[[ GIVEN DATA, beginning ]]

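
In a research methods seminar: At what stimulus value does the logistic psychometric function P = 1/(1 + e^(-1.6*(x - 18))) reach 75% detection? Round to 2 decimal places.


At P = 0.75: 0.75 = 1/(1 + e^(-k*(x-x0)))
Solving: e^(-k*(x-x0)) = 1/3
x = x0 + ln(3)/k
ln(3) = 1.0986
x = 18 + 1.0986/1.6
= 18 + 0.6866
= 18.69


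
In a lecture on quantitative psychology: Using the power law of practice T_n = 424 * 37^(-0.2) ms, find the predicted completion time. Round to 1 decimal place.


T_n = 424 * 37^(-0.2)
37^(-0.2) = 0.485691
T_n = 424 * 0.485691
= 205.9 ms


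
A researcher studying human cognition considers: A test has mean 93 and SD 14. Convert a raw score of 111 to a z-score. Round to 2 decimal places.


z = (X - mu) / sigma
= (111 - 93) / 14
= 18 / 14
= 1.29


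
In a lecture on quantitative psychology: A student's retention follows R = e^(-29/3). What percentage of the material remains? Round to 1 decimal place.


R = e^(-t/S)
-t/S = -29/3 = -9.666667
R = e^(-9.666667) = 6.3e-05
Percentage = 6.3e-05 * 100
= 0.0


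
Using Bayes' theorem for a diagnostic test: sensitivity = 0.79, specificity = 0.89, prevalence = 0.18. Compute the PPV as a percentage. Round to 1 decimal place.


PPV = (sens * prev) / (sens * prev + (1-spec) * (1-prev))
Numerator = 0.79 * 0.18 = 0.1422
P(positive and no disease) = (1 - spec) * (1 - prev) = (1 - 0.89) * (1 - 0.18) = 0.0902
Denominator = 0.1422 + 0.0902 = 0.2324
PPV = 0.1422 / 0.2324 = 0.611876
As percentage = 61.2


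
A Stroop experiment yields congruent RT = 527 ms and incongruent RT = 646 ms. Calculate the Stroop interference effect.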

[[ GIVEN DATA, end ]]

REQUIRED WORK -> Each of the records above is to be copied exactly.

THE COMPLETED TASK ->
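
In a research methods seminar: At what stimulus value does the logistic psychometric function P = 1/(1 + e^(-1.6*(x - 18))) reach 75% detection? Round to 2 decimal places.


At P = 0.75: 0.75 = 1/(1 + e^(-k*(x-x0)))
Solving: e^(-k*(x-x0)) = 1/3
x = x0 + ln(3)/k
ln(3) = 1.0986
x = 18 + 1.0986/1.6
= 18 + 0.6866
= 18.69


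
In a lecture on quantitative psychology: Using the power law of practice T_n = 424 * 37^(-0.2) ms, find the predicted completion time. Round to 1 decimal place.


T_n = 424 * 37^(-0.2)
37^(-0.2) = 0.485691
T_n = 424 * 0.485691
= 205.9 ms


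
A researcher studying human cognition considers: A test has mean 93 and SD 14. Convert a raw score of 111 to a z-score. Round to 2 decimal places.


z = (X - mu) / sigma
= (111 - 93) / 14
= 18 / 14
= 1.29


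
In a lecture on quantitative psychology: A student's retention follows R = e^(-29/3). What percentage of the material remains? Round to 1 decimal place.


R = e^(-t/S)
-t/S = -29/3 = -9.666667
R = e^(-9.666667) = 6.3e-05
Percentage = 6.3e-05 * 100
= 0.0


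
Using Bayes' theorem for a diagnostic test: sensitivity = 0.79, specificity = 0.89, prevalence = 0.18. Compute the PPV as a percentage. Round to 1 decimal place.


PPV = (sens * prev) / (sens * prev + (1-spec) * (1-prev))
Numerator = 0.79 * 0.18 = 0.1422
P(positive and no disease) = (1 - spec) * (1 - prev) = (1 - 0.89) * (1 - 0.18) = 0.0902
Denominator = 0.1422 + 0.0902 = 0.2324
PPV = 0.1422 / 0.2324 = 0.611876
As percentage = 61.2


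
A Stroop experiment yields congruent RT = 527 ms and incongruent RT = 646 ms. Calculate the Stroop interference effect.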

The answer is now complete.